### WORK TASK
Retype each record shown below, leaving every character as it is.

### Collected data

========

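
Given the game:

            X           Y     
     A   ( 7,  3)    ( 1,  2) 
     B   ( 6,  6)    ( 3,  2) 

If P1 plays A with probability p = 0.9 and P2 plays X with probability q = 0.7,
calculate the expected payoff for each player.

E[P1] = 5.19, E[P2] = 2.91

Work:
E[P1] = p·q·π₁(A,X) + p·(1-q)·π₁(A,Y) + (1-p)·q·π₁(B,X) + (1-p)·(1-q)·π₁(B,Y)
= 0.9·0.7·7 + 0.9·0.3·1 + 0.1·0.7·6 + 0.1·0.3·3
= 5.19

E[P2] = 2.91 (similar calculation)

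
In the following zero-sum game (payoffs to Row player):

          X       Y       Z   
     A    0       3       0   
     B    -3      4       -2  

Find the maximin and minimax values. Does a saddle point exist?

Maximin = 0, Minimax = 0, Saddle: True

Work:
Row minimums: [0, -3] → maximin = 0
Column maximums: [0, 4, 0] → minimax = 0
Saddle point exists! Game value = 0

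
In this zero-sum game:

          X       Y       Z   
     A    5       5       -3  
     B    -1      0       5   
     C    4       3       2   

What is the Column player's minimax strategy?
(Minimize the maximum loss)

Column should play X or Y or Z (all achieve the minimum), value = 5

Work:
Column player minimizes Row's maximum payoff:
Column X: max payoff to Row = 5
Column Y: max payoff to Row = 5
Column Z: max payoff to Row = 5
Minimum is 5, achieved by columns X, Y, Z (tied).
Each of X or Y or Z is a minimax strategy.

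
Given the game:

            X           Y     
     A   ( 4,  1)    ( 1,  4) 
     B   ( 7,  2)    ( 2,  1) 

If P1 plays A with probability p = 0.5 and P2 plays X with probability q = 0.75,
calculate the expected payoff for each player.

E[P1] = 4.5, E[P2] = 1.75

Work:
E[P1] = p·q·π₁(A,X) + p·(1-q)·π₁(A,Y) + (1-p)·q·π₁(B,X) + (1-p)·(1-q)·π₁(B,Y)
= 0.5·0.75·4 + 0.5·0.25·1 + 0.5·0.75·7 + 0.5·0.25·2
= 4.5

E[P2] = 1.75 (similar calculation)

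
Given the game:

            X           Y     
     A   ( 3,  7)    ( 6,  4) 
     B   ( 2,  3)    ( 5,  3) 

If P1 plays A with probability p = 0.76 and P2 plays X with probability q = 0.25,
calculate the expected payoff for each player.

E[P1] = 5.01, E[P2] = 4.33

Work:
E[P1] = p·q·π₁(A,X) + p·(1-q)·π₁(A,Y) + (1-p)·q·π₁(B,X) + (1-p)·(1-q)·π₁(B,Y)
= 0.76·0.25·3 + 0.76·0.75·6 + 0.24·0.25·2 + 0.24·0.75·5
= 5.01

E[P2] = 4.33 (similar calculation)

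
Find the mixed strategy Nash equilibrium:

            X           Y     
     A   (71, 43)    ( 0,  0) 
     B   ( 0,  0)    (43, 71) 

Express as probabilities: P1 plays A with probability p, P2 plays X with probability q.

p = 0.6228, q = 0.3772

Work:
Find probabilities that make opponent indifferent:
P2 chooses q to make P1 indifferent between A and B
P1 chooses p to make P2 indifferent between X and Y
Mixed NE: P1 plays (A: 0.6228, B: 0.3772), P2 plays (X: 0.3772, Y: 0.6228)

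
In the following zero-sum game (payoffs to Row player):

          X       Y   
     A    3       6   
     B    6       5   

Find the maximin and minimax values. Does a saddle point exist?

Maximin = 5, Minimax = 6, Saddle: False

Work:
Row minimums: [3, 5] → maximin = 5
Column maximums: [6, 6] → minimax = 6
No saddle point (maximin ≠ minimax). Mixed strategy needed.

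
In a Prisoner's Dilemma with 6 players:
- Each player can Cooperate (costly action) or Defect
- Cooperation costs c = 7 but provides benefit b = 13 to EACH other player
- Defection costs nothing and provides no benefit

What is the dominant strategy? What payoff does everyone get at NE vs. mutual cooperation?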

========

### EXERCISE RESPONSE
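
Given the game:

            X           Y     
     A   ( 7,  3)    ( 1,  2) 
     B   ( 6,  6)    ( 3,  2) 

If P1 plays A with probability p = 0.9 and P2 plays X with probability q = 0.7,
calculate the expected payoff for each player.

E[P1] = 5.19, E[P2] = 2.91

Work:
E[P1] = p·q·π₁(A,X) + p·(1-q)·π₁(A,Y) + (1-p)·q·π₁(B,X) + (1-p)·(1-q)·π₁(B,Y)
= 0.9·0.7·7 + 0.9·0.3·1 + 0.1·0.7·6 + 0.1·0.3·3
= 5.19

E[P2] = 2.91 (similar calculation)

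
In the following zero-sum game (payoffs to Row player):

          X       Y       Z   
     A    0       3       0   
     B    -3      4       -2  

Find the maximin and minimax values. Does a saddle point exist?

Maximin = 0, Minimax = 0, Saddle: True

Work:
Row minimums: [0, -3] → maximin = 0
Column maximums: [0, 4, 0] → minimax = 0
Saddle point exists! Game value = 0

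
In this zero-sum game:

          X       Y       Z   
     A    5       5       -3  
     B    -1      0       5   
     C    4       3       2   

What is the Column player's minimax strategy?
(Minimize the maximum loss)

Column should play X or Y or Z (all achieve the minimum), value = 5

Work:
Column player minimizes Row's maximum payoff:
Column X: max payoff to Row = 5
Column Y: max payoff to Row = 5
Column Z: max payoff to Row = 5
Minimum is 5, achieved by columns X, Y, Z (tied).
Each of X or Y or Z is a minimax strategy.

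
Given the game:

            X           Y     
     A   ( 4,  1)    ( 1,  4) 
     B   ( 7,  2)    ( 2,  1) 

If P1 plays A with probability p = 0.5 and P2 plays X with probability q = 0.75,
calculate the expected payoff for each player.

E[P1] = 4.5, E[P2] = 1.75

Work:
E[P1] = p·q·π₁(A,X) + p·(1-q)·π₁(A,Y) + (1-p)·q·π₁(B,X) + (1-p)·(1-q)·π₁(B,Y)
= 0.5·0.75·4 + 0.5·0.25·1 + 0.5·0.75·7 + 0.5·0.25·2
= 4.5

E[P2] = 1.75 (similar calculation)

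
Given the game:

            X           Y     
     A   ( 3,  7)    ( 6,  4) 
     B   ( 2,  3)    ( 5,  3) 

If P1 plays A with probability p = 0.76 and P2 plays X with probability q = 0.25,
calculate the expected payoff for each player.

E[P1] = 5.01, E[P2] = 4.33

Work:
E[P1] = p·q·π₁(A,X) + p·(1-q)·π₁(A,Y) + (1-p)·q·π₁(B,X) + (1-p)·(1-q)·π₁(B,Y)
= 0.76·0.25·3 + 0.76·0.75·6 + 0.24·0.25·2 + 0.24·0.75·5
= 5.01

E[P2] = 4.33 (similar calculation)

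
Find the mixed strategy Nash equilibrium:

            X           Y     
     A   (71, 43)    ( 0,  0) 
     B   ( 0,  0)    (43, 71) 

Express as probabilities: P1 plays A with probability p, P2 plays X with probability q.

p = 0.6228, q = 0.3772

Work:
Find probabilities that make opponent indifferent:
P2 chooses q to make P1 indifferent between A and B
P1 chooses p to make P2 indifferent between X and Y
Mixed NE: P1 plays (A: 0.6228, B: 0.3772), P2 plays (X: 0.3772, Y: 0.6228)

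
In the following zero-sum game (payoffs to Row player):

          X       Y   
     A    3       6   
     B    6       5   

Find the maximin and minimax values. Does a saddle point exist?

Maximin = 5, Minimax = 6, Saddle: False

Work:
Row minimums: [3, 5] → maximin = 5
Column maximums: [6, 6] → minimax = 6
No saddle point (maximin ≠ minimax). Mixed strategy needed.

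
In a Prisoner's Dilemma with 6 players:
- Each player can Cooperate (costly action) or Defect
- Cooperation costs c = 7 but provides benefit b = 13 to EACH other player
- Defection costs nothing and provides no benefit

What is the dominant strategy? What payoff does everyone get at NE vs. mutual cooperation?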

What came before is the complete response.